• About this task: Search the entries below for the line containing "A fishery samples"; from there to the end, return every line exactly and add nothing.

-- -- --

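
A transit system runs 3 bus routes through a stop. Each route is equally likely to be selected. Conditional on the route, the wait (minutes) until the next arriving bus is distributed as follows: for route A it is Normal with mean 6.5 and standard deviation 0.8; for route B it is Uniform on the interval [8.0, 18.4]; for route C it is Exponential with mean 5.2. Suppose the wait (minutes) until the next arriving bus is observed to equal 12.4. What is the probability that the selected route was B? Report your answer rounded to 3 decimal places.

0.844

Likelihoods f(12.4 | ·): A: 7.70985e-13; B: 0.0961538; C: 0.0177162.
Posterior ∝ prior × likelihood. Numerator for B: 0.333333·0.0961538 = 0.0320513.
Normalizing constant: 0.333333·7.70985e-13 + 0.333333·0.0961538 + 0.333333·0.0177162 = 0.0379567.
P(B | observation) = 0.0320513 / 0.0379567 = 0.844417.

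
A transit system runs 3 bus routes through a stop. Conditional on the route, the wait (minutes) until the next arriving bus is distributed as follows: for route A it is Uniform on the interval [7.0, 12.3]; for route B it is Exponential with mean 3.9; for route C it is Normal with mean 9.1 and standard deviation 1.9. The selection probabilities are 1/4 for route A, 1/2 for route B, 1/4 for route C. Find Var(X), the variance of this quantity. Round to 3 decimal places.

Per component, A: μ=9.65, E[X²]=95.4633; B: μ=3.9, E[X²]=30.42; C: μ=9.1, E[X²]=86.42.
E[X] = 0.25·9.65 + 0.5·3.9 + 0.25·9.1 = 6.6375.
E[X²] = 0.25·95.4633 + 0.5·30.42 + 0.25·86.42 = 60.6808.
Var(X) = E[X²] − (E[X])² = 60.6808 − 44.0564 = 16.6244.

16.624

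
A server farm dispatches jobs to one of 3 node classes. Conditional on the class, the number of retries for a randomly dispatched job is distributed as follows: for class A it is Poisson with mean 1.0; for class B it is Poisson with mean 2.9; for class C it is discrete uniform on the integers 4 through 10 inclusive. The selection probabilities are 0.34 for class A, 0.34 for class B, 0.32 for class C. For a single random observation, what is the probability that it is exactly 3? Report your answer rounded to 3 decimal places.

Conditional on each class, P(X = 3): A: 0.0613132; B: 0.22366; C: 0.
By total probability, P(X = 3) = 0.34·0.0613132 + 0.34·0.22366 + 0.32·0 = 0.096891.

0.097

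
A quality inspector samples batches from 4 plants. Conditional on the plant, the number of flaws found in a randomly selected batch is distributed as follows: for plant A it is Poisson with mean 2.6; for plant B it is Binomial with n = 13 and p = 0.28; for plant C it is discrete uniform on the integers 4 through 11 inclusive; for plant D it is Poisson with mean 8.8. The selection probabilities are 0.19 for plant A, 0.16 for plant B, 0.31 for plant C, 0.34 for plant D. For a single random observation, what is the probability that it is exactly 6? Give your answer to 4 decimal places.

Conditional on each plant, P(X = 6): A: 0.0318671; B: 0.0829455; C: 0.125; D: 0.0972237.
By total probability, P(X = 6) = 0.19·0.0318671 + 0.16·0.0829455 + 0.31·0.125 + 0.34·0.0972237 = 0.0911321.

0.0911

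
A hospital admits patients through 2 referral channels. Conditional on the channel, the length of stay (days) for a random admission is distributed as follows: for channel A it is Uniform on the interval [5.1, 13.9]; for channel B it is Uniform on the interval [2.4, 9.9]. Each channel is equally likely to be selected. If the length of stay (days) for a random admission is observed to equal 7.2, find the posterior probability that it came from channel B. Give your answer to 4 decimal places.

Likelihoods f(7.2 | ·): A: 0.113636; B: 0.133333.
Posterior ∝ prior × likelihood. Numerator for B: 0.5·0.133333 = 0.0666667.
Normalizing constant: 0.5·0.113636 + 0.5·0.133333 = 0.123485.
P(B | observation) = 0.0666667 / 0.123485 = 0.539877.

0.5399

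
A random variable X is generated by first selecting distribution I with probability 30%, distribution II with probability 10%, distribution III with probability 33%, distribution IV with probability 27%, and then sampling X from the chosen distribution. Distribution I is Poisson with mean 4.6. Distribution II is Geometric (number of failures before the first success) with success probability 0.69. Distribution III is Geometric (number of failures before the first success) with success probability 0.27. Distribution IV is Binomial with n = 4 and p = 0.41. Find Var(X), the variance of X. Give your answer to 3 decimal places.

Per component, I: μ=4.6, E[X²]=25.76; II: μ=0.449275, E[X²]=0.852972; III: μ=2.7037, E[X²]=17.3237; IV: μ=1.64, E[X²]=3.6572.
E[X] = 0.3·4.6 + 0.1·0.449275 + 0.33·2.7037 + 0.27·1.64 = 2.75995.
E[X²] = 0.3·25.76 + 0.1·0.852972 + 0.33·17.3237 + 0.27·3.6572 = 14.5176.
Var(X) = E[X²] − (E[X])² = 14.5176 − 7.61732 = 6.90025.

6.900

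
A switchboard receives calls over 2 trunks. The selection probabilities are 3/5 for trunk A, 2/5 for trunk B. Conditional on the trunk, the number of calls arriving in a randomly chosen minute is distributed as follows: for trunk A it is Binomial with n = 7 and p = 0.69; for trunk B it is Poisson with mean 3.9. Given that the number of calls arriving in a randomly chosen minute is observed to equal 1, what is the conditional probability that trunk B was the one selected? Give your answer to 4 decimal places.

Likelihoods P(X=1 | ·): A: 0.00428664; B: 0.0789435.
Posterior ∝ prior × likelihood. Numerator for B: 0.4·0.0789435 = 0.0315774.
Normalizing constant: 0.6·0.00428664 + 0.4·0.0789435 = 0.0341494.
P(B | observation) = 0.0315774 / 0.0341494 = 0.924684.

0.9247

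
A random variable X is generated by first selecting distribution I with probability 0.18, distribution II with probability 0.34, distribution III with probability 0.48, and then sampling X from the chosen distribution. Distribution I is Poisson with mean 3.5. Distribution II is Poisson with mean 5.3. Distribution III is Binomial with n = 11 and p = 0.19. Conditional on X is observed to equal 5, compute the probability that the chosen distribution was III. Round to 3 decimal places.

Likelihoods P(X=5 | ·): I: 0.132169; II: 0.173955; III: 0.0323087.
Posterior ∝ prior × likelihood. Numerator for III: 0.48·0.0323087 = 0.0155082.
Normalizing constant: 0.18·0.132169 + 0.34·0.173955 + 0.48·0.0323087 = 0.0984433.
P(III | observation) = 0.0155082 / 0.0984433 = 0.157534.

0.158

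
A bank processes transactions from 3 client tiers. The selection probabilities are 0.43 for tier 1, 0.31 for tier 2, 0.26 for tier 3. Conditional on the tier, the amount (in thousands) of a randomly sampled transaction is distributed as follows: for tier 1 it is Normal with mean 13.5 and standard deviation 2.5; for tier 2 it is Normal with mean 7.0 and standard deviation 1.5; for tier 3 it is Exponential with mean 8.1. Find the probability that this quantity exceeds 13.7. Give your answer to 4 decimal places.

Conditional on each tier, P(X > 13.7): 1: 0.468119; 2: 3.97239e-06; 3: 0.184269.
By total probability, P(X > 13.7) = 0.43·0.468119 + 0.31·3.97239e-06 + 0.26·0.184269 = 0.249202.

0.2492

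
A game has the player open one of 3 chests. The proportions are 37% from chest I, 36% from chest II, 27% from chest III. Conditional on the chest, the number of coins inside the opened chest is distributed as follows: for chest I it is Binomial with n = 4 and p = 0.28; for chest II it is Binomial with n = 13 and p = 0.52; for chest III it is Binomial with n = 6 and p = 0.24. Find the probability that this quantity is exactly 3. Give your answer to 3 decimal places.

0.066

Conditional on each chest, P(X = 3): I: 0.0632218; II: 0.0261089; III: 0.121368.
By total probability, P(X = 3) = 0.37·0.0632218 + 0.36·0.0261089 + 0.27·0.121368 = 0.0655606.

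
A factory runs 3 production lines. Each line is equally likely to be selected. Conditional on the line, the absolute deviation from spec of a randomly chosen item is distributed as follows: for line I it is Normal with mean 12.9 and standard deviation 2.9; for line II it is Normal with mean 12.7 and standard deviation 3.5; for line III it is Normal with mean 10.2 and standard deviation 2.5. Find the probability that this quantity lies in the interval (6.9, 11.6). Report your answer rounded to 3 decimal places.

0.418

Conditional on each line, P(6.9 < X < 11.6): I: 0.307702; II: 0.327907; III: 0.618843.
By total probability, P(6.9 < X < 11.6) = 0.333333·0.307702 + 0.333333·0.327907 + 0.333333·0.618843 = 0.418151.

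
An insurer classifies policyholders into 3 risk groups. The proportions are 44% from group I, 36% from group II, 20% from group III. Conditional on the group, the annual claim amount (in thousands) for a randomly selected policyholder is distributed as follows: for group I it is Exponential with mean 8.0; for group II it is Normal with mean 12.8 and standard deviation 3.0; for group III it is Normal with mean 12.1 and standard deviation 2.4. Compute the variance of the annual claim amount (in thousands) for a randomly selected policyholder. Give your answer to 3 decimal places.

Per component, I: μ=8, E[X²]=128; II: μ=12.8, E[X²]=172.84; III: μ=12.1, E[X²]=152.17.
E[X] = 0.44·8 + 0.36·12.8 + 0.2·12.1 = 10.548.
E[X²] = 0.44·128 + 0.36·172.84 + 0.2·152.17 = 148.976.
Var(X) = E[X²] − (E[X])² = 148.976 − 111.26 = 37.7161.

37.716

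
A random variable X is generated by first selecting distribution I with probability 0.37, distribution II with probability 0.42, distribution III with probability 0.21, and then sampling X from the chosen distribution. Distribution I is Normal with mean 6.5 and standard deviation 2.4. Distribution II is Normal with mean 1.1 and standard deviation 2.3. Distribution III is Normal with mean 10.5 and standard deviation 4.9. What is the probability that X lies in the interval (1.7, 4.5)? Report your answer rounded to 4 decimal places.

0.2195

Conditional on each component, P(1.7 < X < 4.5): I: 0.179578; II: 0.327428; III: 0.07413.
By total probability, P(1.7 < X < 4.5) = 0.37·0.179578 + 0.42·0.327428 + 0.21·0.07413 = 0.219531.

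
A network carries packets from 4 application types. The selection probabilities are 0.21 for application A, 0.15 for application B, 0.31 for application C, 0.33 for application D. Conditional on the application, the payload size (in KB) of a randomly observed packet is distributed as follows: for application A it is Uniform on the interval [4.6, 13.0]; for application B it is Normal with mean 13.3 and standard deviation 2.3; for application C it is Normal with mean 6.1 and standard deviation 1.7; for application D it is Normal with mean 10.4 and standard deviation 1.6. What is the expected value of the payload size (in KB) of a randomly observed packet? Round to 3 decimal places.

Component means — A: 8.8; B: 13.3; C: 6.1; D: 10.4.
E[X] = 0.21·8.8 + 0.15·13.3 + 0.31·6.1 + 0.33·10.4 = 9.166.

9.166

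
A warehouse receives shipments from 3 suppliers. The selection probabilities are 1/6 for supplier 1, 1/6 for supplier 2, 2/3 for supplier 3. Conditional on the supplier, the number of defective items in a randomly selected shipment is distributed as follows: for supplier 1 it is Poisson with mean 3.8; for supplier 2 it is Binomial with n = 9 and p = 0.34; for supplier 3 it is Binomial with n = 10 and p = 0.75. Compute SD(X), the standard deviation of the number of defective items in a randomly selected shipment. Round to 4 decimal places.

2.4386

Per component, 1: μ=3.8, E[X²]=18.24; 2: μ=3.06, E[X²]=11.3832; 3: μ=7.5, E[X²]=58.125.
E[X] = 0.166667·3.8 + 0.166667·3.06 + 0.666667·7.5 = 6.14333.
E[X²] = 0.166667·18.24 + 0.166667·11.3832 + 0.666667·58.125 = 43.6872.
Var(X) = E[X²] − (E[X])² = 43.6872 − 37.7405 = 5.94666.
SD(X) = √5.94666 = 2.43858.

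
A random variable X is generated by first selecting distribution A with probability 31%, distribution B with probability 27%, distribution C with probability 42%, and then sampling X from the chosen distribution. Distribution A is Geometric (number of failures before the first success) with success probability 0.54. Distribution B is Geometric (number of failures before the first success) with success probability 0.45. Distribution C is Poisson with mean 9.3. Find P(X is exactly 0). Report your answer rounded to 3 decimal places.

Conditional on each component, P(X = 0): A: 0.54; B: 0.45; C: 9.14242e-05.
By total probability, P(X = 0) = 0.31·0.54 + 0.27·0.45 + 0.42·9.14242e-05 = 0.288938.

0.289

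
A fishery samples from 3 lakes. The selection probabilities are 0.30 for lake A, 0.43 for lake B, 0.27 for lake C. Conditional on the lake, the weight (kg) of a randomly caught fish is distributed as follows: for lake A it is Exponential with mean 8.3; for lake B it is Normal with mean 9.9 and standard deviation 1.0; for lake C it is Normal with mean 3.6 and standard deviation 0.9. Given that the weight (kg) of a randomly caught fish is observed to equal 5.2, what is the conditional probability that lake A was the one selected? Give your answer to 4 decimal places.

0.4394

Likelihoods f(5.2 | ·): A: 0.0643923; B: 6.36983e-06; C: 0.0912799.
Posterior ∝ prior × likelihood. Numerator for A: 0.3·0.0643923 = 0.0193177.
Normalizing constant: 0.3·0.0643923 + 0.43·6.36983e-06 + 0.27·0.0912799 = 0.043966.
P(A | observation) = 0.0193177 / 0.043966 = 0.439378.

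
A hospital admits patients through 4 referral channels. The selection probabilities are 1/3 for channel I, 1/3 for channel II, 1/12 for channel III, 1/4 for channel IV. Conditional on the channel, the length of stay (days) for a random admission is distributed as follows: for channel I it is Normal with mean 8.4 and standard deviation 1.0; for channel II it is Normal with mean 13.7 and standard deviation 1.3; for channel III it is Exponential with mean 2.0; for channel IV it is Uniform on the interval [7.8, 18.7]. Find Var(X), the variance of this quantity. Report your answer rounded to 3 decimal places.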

-- -- --

• Exercise response:
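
A fishery samples from 3 lakes. The selection probabilities are 0.30 for lake A, 0.43 for lake B, 0.27 for lake C. Conditional on the lake, the weight (kg) of a randomly caught fish is distributed as follows: for lake A it is Exponential with mean 8.3; for lake B it is Normal with mean 9.9 and standard deviation 1.0; for lake C it is Normal with mean 3.6 and standard deviation 0.9. Given that the weight (kg) of a randomly caught fish is observed to equal 5.2, what is the conditional probability that lake A was the one selected? Give your answer to 4 decimal places.

0.4394

Likelihoods f(5.2 | ·): A: 0.0643923; B: 6.36983e-06; C: 0.0912799.
Posterior ∝ prior × likelihood. Numerator for A: 0.3·0.0643923 = 0.0193177.
Normalizing constant: 0.3·0.0643923 + 0.43·6.36983e-06 + 0.27·0.0912799 = 0.043966.
P(A | observation) = 0.0193177 / 0.043966 = 0.439378.

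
A hospital admits patients through 4 referral channels. The selection probabilities are 1/3 for channel I, 1/3 for channel II, 1/12 for channel III, 1/4 for channel IV. Conditional on the channel, the length of stay (days) for a random admission is distributed as follows: for channel I it is Normal with mean 8.4 and standard deviation 1.0; for channel II it is Normal with mean 13.7 and standard deviation 1.3; for channel III it is Exponential with mean 2.0; for channel IV it is Uniform on the interval [7.8, 18.7]. Find Var(X), the variance of this quantity. Report your answer rounded to 3 decimal places.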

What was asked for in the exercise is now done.